- Assignment -
This exercise asks for every record to be output again exactly.

*** Data supplied ***

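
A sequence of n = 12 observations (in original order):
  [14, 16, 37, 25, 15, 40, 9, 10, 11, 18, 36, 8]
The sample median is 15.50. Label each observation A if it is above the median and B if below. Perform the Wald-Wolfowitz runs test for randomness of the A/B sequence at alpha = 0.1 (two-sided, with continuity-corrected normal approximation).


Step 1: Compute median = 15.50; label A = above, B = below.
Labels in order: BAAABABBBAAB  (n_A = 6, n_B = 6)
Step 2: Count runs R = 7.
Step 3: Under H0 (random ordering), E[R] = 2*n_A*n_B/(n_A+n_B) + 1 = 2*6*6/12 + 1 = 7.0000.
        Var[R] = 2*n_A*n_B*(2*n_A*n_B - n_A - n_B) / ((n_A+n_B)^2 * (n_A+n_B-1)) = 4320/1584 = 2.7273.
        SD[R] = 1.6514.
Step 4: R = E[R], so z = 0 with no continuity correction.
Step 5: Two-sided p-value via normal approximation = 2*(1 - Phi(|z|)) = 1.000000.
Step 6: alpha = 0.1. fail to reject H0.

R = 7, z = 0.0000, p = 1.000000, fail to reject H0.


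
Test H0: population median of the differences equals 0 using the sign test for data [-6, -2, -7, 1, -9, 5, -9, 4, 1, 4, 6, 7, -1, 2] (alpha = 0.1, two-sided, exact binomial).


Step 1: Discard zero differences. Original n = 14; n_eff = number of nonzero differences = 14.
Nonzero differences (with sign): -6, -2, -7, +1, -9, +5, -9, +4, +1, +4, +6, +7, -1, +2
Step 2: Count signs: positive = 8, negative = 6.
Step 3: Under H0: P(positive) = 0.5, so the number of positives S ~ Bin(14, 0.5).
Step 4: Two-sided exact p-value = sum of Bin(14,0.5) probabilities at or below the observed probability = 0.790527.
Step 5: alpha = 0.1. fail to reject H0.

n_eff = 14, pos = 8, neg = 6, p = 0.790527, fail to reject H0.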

*** End of Data supplied ***

- Exercise output -
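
A sequence of n = 12 observations (in original order):
  [14, 16, 37, 25, 15, 40, 9, 10, 11, 18, 36, 8]
The sample median is 15.50. Label each observation A if it is above the median and B if below. Perform the Wald-Wolfowitz runs test for randomness of the A/B sequence at alpha = 0.1 (two-sided, with continuity-corrected normal approximation).


Step 1: Compute median = 15.50; label A = above, B = below.
Labels in order: BAAABABBBAAB  (n_A = 6, n_B = 6)
Step 2: Count runs R = 7.
Step 3: Under H0 (random ordering), E[R] = 2*n_A*n_B/(n_A+n_B) + 1 = 2*6*6/12 + 1 = 7.0000.
        Var[R] = 2*n_A*n_B*(2*n_A*n_B - n_A - n_B) / ((n_A+n_B)^2 * (n_A+n_B-1)) = 4320/1584 = 2.7273.
        SD[R] = 1.6514.
Step 4: R = E[R], so z = 0 with no continuity correction.
Step 5: Two-sided p-value via normal approximation = 2*(1 - Phi(|z|)) = 1.000000.
Step 6: alpha = 0.1. fail to reject H0.

R = 7, z = 0.0000, p = 1.000000, fail to reject H0.


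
Test H0: population median of the differences equals 0 using the sign test for data [-6, -2, -7, 1, -9, 5, -9, 4, 1, 4, 6, 7, -1, 2] (alpha = 0.1, two-sided, exact binomial).


Step 1: Discard zero differences. Original n = 14; n_eff = number of nonzero differences = 14.
Nonzero differences (with sign): -6, -2, -7, +1, -9, +5, -9, +4, +1, +4, +6, +7, -1, +2
Step 2: Count signs: positive = 8, negative = 6.
Step 3: Under H0: P(positive) = 0.5, so the number of positives S ~ Bin(14, 0.5).
Step 4: Two-sided exact p-value = sum of Bin(14,0.5) probabilities at or below the observed probability = 0.790527.
Step 5: alpha = 0.1. fail to reject H0.

n_eff = 14, pos = 8, neg = 6, p = 0.790527, fail to reject H0.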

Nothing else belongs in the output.